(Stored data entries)
********

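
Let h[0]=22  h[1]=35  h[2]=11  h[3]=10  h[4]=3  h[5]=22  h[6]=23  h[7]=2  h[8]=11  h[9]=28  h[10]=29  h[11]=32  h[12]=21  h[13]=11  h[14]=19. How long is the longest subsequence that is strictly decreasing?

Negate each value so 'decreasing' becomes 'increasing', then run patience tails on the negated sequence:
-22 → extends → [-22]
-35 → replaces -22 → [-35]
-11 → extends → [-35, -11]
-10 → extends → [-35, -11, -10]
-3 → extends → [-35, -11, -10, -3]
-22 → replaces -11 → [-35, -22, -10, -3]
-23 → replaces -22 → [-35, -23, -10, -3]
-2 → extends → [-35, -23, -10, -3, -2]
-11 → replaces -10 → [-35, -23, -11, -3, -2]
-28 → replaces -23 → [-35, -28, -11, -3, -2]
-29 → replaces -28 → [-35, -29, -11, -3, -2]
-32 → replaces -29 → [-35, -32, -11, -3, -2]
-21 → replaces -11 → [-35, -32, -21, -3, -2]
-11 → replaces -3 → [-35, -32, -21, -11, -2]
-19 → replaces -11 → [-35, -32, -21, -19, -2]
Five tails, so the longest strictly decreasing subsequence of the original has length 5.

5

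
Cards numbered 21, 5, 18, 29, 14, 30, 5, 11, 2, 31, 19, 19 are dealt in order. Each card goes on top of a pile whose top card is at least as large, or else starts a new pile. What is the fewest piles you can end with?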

********

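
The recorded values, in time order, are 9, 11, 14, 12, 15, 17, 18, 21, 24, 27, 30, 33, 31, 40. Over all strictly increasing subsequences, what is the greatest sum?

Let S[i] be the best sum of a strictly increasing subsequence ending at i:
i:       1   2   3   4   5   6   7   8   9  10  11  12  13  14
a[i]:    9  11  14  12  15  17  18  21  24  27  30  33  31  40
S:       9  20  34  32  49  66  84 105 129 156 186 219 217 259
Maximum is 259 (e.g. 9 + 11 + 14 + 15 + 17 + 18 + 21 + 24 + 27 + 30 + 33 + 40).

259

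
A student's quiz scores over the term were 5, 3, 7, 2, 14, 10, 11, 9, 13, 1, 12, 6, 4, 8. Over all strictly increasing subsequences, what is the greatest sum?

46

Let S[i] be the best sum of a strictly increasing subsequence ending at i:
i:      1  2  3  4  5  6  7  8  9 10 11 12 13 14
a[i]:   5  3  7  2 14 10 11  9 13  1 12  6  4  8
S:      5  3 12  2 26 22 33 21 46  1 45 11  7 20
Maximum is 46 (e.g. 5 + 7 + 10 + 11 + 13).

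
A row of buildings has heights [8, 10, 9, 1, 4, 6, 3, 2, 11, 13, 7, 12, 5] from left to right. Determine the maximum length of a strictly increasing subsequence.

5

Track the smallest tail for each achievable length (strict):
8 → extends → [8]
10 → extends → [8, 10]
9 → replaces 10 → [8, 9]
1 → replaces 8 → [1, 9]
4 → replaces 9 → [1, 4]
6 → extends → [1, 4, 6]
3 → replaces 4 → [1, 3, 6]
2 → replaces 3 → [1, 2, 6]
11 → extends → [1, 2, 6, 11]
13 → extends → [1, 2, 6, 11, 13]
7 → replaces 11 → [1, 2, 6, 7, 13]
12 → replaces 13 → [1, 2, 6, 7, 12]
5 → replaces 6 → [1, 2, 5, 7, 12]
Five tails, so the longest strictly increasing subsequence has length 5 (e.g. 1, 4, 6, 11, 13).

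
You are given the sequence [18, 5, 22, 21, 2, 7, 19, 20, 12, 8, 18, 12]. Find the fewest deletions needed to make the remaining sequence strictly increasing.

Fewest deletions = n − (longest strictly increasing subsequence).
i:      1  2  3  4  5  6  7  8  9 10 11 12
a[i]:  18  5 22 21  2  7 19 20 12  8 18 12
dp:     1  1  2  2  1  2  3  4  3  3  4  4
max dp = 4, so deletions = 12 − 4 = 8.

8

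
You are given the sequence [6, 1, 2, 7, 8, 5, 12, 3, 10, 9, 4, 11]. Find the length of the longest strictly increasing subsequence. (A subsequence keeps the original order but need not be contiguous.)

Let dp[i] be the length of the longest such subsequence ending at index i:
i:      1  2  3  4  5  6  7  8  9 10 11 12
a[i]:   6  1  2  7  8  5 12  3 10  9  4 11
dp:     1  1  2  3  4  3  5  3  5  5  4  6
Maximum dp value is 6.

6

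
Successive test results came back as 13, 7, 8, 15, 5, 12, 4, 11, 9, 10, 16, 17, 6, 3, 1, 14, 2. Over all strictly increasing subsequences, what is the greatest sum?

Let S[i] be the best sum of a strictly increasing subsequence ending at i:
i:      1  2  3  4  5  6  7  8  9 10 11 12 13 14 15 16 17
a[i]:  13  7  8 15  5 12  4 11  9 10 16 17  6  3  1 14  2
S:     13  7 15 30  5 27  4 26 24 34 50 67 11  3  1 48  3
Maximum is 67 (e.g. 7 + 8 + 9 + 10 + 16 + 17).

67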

********

When you reach the line with "is strictly decreasing?" in the records above, start writing out lines exactly, and stop once the line with "can end with?" has been written; include nothing else.

→ **ANSWER AREA**
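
Let h[0]=22  h[1]=35  h[2]=11  h[3]=10  h[4]=3  h[5]=22  h[6]=23  h[7]=2  h[8]=11  h[9]=28  h[10]=29  h[11]=32  h[12]=21  h[13]=11  h[14]=19. How long is the longest subsequence that is strictly decreasing?

Negate each value so 'decreasing' becomes 'increasing', then run patience tails on the negated sequence:
-22 → extends → [-22]
-35 → replaces -22 → [-35]
-11 → extends → [-35, -11]
-10 → extends → [-35, -11, -10]
-3 → extends → [-35, -11, -10, -3]
-22 → replaces -11 → [-35, -22, -10, -3]
-23 → replaces -22 → [-35, -23, -10, -3]
-2 → extends → [-35, -23, -10, -3, -2]
-11 → replaces -10 → [-35, -23, -11, -3, -2]
-28 → replaces -23 → [-35, -28, -11, -3, -2]
-29 → replaces -28 → [-35, -29, -11, -3, -2]
-32 → replaces -29 → [-35, -32, -11, -3, -2]
-21 → replaces -11 → [-35, -32, -21, -3, -2]
-11 → replaces -3 → [-35, -32, -21, -11, -2]
-19 → replaces -11 → [-35, -32, -21, -19, -2]
Five tails, so the longest strictly decreasing subsequence of the original has length 5.

5

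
Cards numbered 21, 5, 18, 29, 14, 30, 5, 11, 2, 31, 19, 19 are dealt in order. Each card goes on top of a pile whose top card is at least as large, or else starts a new pile. What is the fewest piles you can end with?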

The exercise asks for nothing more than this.